Data for analysis —
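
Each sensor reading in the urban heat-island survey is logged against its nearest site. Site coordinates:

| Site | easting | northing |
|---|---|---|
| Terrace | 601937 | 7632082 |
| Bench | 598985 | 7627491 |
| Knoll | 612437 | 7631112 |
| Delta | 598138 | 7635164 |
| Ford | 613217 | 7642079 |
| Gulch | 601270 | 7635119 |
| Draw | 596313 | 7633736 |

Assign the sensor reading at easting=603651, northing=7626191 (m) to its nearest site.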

Task — Please count the lines above that hold the string "sensor" and reply with the number alone.

Exercise answer — 2